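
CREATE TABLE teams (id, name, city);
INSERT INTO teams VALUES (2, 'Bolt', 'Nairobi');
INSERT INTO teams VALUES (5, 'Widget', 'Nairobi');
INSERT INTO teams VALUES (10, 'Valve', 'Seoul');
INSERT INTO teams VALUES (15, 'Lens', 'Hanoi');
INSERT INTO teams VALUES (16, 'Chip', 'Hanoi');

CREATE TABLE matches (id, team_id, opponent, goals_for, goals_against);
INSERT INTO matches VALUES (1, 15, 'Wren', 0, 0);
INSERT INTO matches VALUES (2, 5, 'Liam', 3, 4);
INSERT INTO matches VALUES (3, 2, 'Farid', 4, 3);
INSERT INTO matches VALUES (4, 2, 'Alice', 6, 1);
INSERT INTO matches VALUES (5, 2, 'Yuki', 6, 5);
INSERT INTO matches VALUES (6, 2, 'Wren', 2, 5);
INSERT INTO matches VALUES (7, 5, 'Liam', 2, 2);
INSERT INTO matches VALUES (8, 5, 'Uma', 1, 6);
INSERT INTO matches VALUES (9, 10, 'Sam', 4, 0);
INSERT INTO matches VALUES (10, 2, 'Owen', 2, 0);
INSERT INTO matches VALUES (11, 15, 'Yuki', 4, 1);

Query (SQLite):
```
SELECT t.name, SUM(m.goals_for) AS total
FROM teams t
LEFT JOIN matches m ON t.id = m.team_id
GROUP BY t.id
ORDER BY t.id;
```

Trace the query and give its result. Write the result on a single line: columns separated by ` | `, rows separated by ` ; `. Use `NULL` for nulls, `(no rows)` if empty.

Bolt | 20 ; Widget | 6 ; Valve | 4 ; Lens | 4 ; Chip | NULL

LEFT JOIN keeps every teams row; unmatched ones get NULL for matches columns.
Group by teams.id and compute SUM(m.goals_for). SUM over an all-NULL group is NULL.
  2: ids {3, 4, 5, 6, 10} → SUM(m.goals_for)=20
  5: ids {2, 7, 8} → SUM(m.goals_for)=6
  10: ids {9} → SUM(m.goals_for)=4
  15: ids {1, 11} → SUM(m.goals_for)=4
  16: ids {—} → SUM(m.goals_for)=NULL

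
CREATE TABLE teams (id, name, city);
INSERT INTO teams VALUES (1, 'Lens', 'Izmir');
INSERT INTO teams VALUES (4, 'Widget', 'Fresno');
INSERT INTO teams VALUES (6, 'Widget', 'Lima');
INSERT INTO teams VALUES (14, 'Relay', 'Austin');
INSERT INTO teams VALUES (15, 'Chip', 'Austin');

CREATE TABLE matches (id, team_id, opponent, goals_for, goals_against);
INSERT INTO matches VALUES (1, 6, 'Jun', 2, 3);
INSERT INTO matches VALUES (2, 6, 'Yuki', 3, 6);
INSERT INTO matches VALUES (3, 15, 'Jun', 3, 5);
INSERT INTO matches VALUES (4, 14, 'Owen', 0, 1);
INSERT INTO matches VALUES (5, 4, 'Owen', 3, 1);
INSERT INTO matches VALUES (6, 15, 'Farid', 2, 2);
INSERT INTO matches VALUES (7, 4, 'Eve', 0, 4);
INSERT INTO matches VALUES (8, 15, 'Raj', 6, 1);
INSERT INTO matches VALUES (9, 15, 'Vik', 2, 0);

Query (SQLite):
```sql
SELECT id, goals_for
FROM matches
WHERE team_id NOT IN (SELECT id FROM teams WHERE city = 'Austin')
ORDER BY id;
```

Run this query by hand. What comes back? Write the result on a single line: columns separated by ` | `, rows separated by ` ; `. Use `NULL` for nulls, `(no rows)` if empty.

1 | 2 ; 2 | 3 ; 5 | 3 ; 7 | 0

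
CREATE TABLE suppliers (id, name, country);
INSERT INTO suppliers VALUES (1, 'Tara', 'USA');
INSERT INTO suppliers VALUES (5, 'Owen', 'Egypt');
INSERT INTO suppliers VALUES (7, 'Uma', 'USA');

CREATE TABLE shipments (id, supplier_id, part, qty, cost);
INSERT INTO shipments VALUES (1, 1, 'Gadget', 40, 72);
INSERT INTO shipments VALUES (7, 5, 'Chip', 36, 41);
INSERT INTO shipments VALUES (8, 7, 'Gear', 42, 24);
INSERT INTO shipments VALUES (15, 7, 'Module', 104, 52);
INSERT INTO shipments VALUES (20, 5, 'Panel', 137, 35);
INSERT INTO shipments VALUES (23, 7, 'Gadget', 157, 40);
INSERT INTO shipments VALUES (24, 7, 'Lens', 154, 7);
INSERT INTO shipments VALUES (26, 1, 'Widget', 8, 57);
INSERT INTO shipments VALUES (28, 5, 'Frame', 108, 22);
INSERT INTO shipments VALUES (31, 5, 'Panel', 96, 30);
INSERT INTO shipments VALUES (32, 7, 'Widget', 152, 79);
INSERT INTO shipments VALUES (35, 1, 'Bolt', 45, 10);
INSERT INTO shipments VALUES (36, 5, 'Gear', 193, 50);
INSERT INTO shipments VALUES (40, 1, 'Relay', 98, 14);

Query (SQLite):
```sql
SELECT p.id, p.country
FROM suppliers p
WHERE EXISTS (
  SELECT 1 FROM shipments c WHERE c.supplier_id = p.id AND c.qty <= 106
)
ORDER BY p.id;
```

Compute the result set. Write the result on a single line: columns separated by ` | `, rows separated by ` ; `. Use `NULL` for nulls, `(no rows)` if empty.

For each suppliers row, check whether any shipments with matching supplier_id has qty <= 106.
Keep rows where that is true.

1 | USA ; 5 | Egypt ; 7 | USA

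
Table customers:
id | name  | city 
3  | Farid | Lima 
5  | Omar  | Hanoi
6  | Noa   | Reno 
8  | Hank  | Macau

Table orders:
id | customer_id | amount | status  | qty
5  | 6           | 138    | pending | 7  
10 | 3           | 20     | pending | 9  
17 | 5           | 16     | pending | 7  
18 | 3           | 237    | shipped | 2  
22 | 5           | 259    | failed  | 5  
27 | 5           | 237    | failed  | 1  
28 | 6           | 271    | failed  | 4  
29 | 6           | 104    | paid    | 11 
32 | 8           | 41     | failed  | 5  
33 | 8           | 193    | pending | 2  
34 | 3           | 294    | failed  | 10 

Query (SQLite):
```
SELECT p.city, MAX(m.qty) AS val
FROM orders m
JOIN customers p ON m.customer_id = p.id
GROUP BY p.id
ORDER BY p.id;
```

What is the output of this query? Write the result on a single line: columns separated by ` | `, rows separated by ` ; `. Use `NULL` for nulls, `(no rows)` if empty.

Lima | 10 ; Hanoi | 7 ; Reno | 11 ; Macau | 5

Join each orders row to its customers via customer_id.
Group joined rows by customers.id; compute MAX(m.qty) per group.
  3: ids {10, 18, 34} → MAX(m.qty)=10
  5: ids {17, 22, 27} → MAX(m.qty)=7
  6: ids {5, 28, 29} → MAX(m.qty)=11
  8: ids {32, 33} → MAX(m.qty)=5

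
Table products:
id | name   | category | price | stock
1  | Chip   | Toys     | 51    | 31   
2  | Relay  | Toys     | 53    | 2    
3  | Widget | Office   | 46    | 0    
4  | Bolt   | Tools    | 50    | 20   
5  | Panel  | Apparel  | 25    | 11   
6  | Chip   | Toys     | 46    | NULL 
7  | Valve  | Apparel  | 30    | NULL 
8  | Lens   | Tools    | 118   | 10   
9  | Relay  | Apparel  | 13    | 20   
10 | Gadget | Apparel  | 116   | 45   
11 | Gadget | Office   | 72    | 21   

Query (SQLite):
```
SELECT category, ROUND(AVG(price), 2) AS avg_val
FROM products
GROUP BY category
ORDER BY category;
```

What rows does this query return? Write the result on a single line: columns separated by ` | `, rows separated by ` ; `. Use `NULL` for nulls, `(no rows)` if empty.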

════

Aim of the task — Check each line of the records for the word "city", and show the lines that contain it.

Written solution —
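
CREATE TABLE teams (id, name, city);
CREATE TABLE teams (id, name, city);
WHERE team_id NOT IN (SELECT id FROM teams WHERE city = 'Austin')
id | name  | city 
SELECT p.city, MAX(m.qty) AS val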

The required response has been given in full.